─── Data to process ───
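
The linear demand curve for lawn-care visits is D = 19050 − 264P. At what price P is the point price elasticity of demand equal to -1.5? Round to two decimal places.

Ed = −264P/(19050 − 264P). Set this equal to -1.5:
264P = 1.5·(19050 − 264P) ⇒ 264P(1 + 1.5) = 1.5·19050
P = 1.5·19050 / (264·2.5) = 43.2954…

43.30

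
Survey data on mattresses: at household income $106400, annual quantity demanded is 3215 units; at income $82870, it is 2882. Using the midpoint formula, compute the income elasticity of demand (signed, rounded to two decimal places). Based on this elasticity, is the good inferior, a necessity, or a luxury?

0.44; necessity

%ΔQ = (2882 − 3215)/[( 3215 + 2882)/2] = -333/3048.5 = -0.109234…
%ΔIncome = (82870 − 106400)/[( 106400 + 82870)/2] = -23530/94635 = -0.248639…
E_income = (-333/3048.5) / (-23530/94635) = 0.4393…
0 < E_income < 1 ⇒ normal good, necessity.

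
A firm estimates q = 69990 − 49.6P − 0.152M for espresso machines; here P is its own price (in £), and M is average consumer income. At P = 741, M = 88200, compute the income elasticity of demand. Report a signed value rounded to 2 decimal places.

At the given values, q = 69990 − 49.6(741) − 0.152(88200) = 19830.
∂q/∂M = -0.152.
E = (-0.152) × (88200/19830) = -0.6760…

-0.68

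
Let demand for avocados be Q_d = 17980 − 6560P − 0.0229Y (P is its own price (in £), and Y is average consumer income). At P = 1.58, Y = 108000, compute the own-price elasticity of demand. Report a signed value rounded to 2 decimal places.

-2.02

At the given values, Q_d = 17980 − 6560(1.58) − 0.0229(108000) = 5142.
∂Q_d/∂P = −6560.
E = (-6560) × (1.58/5142) = -2.0157…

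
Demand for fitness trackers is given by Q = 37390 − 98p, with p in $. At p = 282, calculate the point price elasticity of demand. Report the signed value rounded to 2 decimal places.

-2.83

dQ/dp = −98. At p = 282, Q = 37390 − 98(282) = 9754.
Ed = (dQ/dp)·(p/Q) = −98 × (282/9754) = -2.8332…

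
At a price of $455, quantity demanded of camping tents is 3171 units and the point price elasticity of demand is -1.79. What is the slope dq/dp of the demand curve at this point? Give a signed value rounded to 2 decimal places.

-12.47

Ed = (dq/dp)·(p/q) ⇒ dq/dp = Ed·q/p = (-1.79)·3171/455 = -12.4749…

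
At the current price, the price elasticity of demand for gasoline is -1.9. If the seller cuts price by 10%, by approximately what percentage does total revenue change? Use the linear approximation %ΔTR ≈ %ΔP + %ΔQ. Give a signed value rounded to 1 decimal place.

+9.0%

%ΔQ ≈ Ed × %ΔP = (-1.9) × (-10%) = +19.0000%
%ΔTR ≈ %ΔP + %ΔQ = (-10%) + (+19.0000%) = +9.0000%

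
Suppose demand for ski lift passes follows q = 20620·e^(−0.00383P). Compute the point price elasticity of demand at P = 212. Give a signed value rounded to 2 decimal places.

dq/dP = −0.00383·q = -35.0637. At P = 212, q = 9155.01.
Ed = (dq/dP)·(P/q) = (-35.0637) × (212/9155.01) = -0.8119…

-0.81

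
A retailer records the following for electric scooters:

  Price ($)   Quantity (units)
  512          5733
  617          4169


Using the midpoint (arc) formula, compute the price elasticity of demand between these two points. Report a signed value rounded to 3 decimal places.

-1.698

%ΔQ = (4169 − 5733) / [(5733 + 4169)/2] = -1564/4951 = -0.315895…
%ΔP = (617 − 512) / [(512 + 617)/2] = 105/564.5 = 0.186005…
Arc Ed = %ΔQ / %ΔP = (-1564/4951) / (105/564.5) = -1.69831…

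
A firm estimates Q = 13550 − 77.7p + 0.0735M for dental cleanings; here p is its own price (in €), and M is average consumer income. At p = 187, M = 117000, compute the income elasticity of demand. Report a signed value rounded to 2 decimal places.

1.13

At the given values, Q = 13550 − 77.7(187) + 0.0735(117000) = 7619.6.
∂Q/∂M = 0.0735.
E = (0.0735) × (117000/7619.6) = 1.1286…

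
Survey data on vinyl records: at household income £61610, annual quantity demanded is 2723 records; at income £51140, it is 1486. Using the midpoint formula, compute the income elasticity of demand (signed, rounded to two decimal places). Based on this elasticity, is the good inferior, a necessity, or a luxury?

3.16; luxury

%ΔQ = (1486 − 2723)/[( 2723 + 1486)/2] = -1237/2104.5 = -0.587788…
%ΔIncome = (51140 − 61610)/[( 61610 + 51140)/2] = -10470/56375 = -0.185720…
E_income = (-1237/2104.5) / (-10470/56375) = 3.1649…
E_income > 1 ⇒ normal good, luxury.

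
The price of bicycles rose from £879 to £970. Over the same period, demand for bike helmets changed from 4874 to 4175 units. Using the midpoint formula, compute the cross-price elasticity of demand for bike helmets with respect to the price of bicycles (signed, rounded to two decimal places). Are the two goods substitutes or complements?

%ΔQ_{bike helmets} = (4175 − 4874)/avg = -699/4524.5 = -0.154492…
%ΔP_{bicycles} = (970 − 879)/avg = 91/924.5 = 0.098431…
E_cross = (-699/4524.5) / (91/924.5) = -1.5695…
E_cross < 0 ⇒ the goods are complements.

-1.57; complements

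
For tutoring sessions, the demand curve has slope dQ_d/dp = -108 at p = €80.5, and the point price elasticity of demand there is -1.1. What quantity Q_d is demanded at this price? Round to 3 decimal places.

7903.636

Ed = (dQ_d/dp)·(p/Q_d) ⇒ Q_d = (dQ_d/dp)·p/Ed = (-108)·80.5/(-1.1) = 7903.63636…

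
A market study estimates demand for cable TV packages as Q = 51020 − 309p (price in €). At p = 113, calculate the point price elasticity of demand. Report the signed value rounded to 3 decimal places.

-2.168

dQ/dp = −309. At p = 113, Q = 51020 − 309(113) = 16103.
Ed = (dQ/dp)·(p/Q) = −309 × (113/16103) = -2.16835…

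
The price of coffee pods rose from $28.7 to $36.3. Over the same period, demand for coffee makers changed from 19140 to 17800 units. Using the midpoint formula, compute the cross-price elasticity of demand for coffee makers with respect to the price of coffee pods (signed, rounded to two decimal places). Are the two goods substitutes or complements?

%ΔQ_{coffee makers} = (17800 − 19140)/avg = -1340/18470 = -0.072550…
%ΔP_{coffee pods} = (36.3 − 28.7)/avg = 7.6/32.5 = 0.233846…
E_cross = (-1340/18470) / (7.6/32.5) = -0.3102…
E_cross < 0 ⇒ the goods are complements.

-0.31; complements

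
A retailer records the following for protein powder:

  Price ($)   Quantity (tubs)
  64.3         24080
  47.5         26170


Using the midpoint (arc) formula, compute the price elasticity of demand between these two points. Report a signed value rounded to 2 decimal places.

%ΔQ = (26170 − 24080) / [(24080 + 26170)/2] = 2090/25125 = 0.083184…
%ΔP = (47.5 − 64.3) / [(64.3 + 47.5)/2] = -16.8/55.9 = -0.300536…
Arc Ed = %ΔQ / %ΔP = (2090/25125) / (-16.8/55.9) = -0.2767…

-0.28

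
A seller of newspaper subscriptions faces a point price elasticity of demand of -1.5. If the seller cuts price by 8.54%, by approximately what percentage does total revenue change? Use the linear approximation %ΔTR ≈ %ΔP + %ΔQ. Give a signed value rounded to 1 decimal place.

+4.3%

%ΔQ ≈ Ed × %ΔP = (-1.5) × (-8.54%) = +12.8100%
%ΔTR ≈ %ΔP + %ΔQ = (-8.54%) + (+12.8100%) = +4.2700%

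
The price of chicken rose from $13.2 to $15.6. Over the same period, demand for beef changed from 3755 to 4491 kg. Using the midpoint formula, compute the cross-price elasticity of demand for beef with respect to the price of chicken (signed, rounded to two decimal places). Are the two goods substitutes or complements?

1.07; substitutes

%ΔQ_{beef} = (4491 − 3755)/avg = 736/4123 = 0.178510…
%ΔP_{chicken} = (15.6 − 13.2)/avg = 2.4/14.4 = 0.166666…
E_cross = (736/4123) / (2.4/14.4) = 1.0710…
E_cross > 0 ⇒ the goods are substitutes.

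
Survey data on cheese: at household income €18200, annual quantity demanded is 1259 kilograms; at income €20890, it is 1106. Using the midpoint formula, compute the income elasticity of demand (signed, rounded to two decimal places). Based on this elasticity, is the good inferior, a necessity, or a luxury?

-0.94; inferior

%ΔQ = (1106 − 1259)/[( 1259 + 1106)/2] = -153/1182.5 = -0.129386…
%ΔIncome = (20890 − 18200)/[( 18200 + 20890)/2] = 2690/19545 = 0.137631…
E_income = (-153/1182.5) / (2690/19545) = -0.9400…
E_income < 0 ⇒ inferior good.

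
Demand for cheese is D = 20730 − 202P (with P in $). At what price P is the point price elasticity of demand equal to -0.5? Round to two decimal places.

34.21

Ed = −202P/(20730 − 202P). Set this equal to -0.5:
202P = 0.5·(20730 − 202P) ⇒ 202P(1 + 0.5) = 0.5·20730
P = 0.5·20730 / (202·1.5) = 34.2079…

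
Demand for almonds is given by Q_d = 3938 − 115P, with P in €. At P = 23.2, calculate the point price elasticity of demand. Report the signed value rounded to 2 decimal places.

dQ_d/dP = −115. At P = 23.2, Q_d = 3938 − 115(23.2) = 1270.
Ed = (dQ_d/dP)·(P/Q_d) = −115 × (23.2/1270) = -2.1007…

-2.10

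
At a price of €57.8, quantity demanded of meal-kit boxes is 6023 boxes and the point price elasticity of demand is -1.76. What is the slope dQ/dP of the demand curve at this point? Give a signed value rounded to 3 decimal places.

Ed = (dQ/dP)·(P/Q) ⇒ dQ/dP = Ed·Q/P = (-1.76)·6023/57.8 = -183.39930…

-183.399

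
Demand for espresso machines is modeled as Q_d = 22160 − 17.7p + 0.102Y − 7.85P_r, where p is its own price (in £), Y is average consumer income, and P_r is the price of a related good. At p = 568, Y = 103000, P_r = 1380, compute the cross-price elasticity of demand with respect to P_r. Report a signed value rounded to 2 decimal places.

At the given values, Q_d = 22160 − 17.7(568) + 0.102(103000) − 7.85(1380) = 11779.4.
∂Q_d/∂P_r = -7.85.
E = (-7.85) × (1380/11779.4) = -0.9196…

-0.92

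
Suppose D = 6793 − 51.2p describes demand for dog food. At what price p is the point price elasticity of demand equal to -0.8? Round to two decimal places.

Ed = −51.2p/(6793 − 51.2p). Set this equal to -0.8:
51.2p = 0.8·(6793 − 51.2p) ⇒ 51.2p(1 + 0.8) = 0.8·6793
p = 0.8·6793 / (51.2·1.8) = 58.9670…

58.97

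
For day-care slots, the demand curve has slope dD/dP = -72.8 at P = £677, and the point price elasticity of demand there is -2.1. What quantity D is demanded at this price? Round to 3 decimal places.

23469.333

Ed = (dD/dP)·(P/D) ⇒ D = (dD/dP)·P/Ed = (-72.8)·677/(-2.1) = 23469.33333…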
───
Task to complete: Report all lines of the material that contain the word "retailer".

Your response:
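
A retailer records the following for electric scooters:
A retailer records the following for protein powder: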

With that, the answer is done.